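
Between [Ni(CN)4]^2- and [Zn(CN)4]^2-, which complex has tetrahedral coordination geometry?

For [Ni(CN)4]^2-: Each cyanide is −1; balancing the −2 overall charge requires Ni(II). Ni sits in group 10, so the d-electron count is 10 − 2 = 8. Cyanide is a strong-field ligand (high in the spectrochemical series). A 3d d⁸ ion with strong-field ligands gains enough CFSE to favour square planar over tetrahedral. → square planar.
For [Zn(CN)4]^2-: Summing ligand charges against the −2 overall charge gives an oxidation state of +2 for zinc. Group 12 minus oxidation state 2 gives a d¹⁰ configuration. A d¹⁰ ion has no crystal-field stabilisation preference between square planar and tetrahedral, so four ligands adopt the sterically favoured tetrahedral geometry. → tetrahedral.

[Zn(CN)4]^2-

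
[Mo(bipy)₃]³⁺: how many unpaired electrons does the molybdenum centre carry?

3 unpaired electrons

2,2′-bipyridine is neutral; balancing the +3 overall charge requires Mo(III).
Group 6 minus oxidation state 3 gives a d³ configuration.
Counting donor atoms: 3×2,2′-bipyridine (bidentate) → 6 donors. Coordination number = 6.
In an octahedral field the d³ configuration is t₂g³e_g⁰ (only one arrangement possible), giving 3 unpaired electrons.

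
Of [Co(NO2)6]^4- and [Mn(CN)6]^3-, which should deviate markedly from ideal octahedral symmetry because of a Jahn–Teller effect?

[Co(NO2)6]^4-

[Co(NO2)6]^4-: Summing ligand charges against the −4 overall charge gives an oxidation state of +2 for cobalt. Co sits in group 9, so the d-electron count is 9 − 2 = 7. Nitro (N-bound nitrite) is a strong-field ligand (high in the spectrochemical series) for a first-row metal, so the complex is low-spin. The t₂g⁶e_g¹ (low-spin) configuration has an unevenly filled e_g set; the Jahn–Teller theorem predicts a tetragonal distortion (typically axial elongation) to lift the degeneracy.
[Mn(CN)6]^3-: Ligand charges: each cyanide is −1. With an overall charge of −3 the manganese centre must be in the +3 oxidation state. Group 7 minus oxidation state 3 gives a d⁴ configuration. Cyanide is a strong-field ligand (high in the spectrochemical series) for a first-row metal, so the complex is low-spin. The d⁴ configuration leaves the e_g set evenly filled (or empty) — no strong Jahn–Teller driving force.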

* * *

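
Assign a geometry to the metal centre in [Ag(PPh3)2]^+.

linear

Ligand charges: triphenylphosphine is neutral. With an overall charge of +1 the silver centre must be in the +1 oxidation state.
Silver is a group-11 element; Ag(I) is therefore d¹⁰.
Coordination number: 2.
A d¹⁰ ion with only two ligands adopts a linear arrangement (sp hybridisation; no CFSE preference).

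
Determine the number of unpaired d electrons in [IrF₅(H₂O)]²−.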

---

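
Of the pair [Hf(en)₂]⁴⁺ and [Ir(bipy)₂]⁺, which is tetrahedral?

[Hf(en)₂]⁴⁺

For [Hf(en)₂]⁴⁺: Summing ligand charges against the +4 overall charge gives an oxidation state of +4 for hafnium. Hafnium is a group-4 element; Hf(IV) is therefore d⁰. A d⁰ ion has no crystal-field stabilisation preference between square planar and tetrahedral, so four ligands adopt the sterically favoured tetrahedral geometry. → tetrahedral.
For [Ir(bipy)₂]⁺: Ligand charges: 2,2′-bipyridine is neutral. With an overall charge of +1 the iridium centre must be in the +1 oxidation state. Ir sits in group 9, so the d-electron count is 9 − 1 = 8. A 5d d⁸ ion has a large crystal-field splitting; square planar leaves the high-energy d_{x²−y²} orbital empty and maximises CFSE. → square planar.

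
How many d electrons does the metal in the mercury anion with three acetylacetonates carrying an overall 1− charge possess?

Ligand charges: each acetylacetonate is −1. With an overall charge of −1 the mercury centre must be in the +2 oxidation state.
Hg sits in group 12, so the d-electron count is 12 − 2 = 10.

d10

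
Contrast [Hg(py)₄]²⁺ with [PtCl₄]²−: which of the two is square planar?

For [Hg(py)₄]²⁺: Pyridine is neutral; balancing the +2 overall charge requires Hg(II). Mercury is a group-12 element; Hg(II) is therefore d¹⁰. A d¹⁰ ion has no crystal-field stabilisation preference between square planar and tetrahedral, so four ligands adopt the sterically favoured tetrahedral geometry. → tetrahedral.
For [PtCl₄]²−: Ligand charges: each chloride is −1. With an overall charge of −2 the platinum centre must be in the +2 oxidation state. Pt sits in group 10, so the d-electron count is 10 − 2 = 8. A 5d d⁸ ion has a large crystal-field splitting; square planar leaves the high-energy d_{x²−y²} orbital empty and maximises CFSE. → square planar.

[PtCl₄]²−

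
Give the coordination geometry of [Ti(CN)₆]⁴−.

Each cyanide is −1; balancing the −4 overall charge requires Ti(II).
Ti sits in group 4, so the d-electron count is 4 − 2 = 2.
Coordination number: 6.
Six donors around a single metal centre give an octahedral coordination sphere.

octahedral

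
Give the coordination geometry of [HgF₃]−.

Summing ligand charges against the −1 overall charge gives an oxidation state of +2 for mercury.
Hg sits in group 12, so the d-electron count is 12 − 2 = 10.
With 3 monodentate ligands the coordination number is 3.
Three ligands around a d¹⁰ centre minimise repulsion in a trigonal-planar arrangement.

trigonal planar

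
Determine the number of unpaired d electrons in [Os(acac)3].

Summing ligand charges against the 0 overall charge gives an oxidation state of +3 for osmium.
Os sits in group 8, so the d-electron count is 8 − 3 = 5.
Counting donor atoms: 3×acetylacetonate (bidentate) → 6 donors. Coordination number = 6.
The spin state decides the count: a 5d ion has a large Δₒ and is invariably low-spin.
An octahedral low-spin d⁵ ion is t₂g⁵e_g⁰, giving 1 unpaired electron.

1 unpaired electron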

### Exercise directions
Above are the records. Copy the lines beginning at the one that has "Assign a geometry" and ending with the one that has "Determine the number of unpaired d electrons in [IrF₅(H₂O)]²−.", unchanged.

### Task response
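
Assign a geometry to the metal centre in [Ag(PPh3)2]^+.

linear

Ligand charges: triphenylphosphine is neutral. With an overall charge of +1 the silver centre must be in the +1 oxidation state.
Silver is a group-11 element; Ag(I) is therefore d¹⁰.
Coordination number: 2.
A d¹⁰ ion with only two ligands adopts a linear arrangement (sp hybridisation; no CFSE preference).

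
Determine the number of unpaired d electrons in [IrF₅(H₂O)]²−.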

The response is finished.